**Task directions:**
Report each line from the entries in which "invoices" can be found.

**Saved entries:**

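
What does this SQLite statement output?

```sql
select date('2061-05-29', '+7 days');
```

May 2061 has 31 days; 2 remain after the 29th, so 3 days reach 2061-06-01.
Advancing 4 more days within June lands on 2061-06-05.

2061-06-05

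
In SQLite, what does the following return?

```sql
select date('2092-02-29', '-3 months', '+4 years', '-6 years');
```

2089-11-29

Adding -3 months to 2092-02-29 gives 2091-11-29.
Adding +4 years to 2091-11-29 gives 2095-11-29.
Adding -6 years to 2095-11-29 gives 2089-11-29.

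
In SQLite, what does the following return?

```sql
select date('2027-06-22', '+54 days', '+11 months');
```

Applying '+54 days' to 2027-06-22: counting 54 days forward gives 2027-08-15.
Adding +11 months to 2027-08-15 gives 2028-07-15.

2028-07-15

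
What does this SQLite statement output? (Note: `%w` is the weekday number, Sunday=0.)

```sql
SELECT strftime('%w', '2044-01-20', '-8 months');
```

First apply '-8 months': 2044-01-20 → 2043-05-20.
2043-05-20 is a Wednesday; with Sunday=0 that is 3.

3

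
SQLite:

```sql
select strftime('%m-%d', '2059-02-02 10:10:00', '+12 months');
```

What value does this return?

First apply '+12 months': 2059-02-02 10:10:00 → 2060-02-02 10:10:00.
`%m-%d` extracts the month-day: 02-02.

02-02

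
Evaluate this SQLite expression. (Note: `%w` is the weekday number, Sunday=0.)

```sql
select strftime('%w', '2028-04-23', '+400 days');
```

First apply '+400 days': 2028-04-23 → 2029-05-28.
2029-05-28 is a Monday; with Sunday=0 that is 1.

1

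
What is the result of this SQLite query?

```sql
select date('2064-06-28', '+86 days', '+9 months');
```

Applying '+86 days' to 2064-06-28: counting 86 days forward gives 2064-09-22.
Adding +9 months to 2064-09-22 gives 2065-06-22.

2065-06-22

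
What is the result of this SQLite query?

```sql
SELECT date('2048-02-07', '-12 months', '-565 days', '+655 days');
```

Adding -12 months to 2048-02-07 gives 2047-02-07.
Applying '-565 days' to 2047-02-07: counting 565 days back gives 2045-07-22.
Applying '+655 days' to 2045-07-22: counting 655 days forward gives 2047-05-08.

2047-05-08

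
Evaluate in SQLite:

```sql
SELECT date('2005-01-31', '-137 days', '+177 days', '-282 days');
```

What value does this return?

2004-06-03

Applying '-137 days' to 2005-01-31: counting 137 days back gives 2004-09-16.
Applying '+177 days' to 2004-09-16: counting 177 days forward gives 2005-03-12.
Applying '-282 days' to 2005-03-12: counting 282 days back gives 2004-06-03.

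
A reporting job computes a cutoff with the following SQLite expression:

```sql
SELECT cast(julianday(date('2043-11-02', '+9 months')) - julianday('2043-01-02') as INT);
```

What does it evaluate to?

Adding +9 months to 2043-11-02 gives 2044-08-02.
29 days remain in January 2043 after the 2nd (31 − 2).
Full months from February 2043 through July 2044 contribute their day counts.
Then 2 days into August 2044.
Total: 29 + 28 + 31 + 30 + 31 + 30 + 31 + 31 + 30 + 31 + 30 + 31 + 31 + 29 + 31 + 30 + 31 + 30 + 31 + 2 = 578.

578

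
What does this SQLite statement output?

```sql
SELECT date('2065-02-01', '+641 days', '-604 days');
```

2065-03-10

Applying '+641 days' to 2065-02-01: counting 641 days forward gives 2066-11-04.
Applying '-604 days' to 2066-11-04: counting 604 days back gives 2065-03-10.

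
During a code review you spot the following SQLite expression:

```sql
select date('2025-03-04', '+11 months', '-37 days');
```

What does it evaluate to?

Adding +11 months to 2025-03-04 gives 2026-02-04.
Going back 4 days from 2026-02-04 reaches 2026-01-31 (last day of January, 31 days).
Going back 31 days from 2026-01-31 reaches 2025-12-31 (last day of December, 31 days).
Going back 2 days within December lands on 2025-12-29.

2025-12-29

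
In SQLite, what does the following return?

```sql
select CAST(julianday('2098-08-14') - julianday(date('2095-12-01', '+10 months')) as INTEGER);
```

682

Adding +10 months to 2095-12-01 gives 2096-10-01.
30 days remain in October 2096 after the 1st (31 − 1).
Full months from November 2096 through July 2098 contribute their day counts.
Then 14 days into August 2098.
Total: 30 + 30 + 31 + 31 + 28 + 31 + 30 + 31 + 30 + 31 + 31 + 30 + 31 + 30 + 31 + 31 + 28 + 31 + 30 + 31 + 30 + 31 + 14 = 682.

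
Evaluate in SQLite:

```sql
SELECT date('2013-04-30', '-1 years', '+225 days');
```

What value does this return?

Adding -1 year to 2013-04-30 gives 2012-04-30.
Applying '+225 days' to 2012-04-30: counting 225 days forward gives 2012-12-11.

2012-12-11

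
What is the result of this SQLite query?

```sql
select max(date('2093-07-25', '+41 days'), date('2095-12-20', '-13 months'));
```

2094-11-20

date('2093-07-25', '+41 days') → 2093-09-04.
date('2095-12-20', '-13 months') → 2094-11-20.
Later of the two is 2094-11-20.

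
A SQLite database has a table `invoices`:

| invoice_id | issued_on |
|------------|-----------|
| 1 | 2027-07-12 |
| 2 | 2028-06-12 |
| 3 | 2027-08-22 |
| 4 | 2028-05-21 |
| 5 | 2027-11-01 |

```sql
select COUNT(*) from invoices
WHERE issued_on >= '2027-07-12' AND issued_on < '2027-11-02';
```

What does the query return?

Rows in [2027-07-12, 2027-11-02): 2027-07-12, 2027-08-22, 2027-11-01 → 3 rows.

3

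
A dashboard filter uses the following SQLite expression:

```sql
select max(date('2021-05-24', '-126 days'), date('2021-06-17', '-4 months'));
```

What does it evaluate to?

date('2021-05-24', '-126 days') → 2021-01-18.
date('2021-06-17', '-4 months') → 2021-02-17.
Later of the two is 2021-02-17.

2021-02-17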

**Solution to this task:**
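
A SQLite database has a table `invoices`:
select COUNT(*) from invoices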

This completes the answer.